Collected data entries.

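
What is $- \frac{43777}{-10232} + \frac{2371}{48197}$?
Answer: $\frac{2134180141}{493151704} \approx 4.3276$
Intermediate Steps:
$- \frac{43777}{-10232} + \frac{2371}{48197} = \left(-43777\right) \left(- \frac{1}{10232}\right) + 2371 \cdot \frac{1}{48197} = \frac{43777}{10232} + \frac{2371}{48197} = \frac{2134180141}{493151704}$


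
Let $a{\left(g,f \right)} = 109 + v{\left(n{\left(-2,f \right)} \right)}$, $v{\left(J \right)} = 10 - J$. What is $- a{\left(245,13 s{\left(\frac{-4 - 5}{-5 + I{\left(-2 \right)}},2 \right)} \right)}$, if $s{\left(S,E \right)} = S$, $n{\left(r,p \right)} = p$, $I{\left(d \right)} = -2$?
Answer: $- \frac{716}{7} \approx -102.29$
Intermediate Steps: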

WHAT YOU ARE ASKED TO DO. A word-for-word copy of the data above is the goal, so set it all down again.

REPLY TO THE TASK.
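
What is $- \frac{43777}{-10232} + \frac{2371}{48197}$?
Answer: $\frac{2134180141}{493151704} \approx 4.3276$
Intermediate Steps:
$- \frac{43777}{-10232} + \frac{2371}{48197} = \left(-43777\right) \left(- \frac{1}{10232}\right) + 2371 \cdot \frac{1}{48197} = \frac{43777}{10232} + \frac{2371}{48197} = \frac{2134180141}{493151704}$


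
Let $a{\left(g,f \right)} = 109 + v{\left(n{\left(-2,f \right)} \right)}$, $v{\left(J \right)} = 10 - J$. What is $- a{\left(245,13 s{\left(\frac{-4 - 5}{-5 + I{\left(-2 \right)}},2 \right)} \right)}$, if $s{\left(S,E \right)} = S$, $n{\left(r,p \right)} = p$, $I{\left(d \right)} = -2$?
Answer: $- \frac{716}{7} \approx -102.29$
Intermediate Steps: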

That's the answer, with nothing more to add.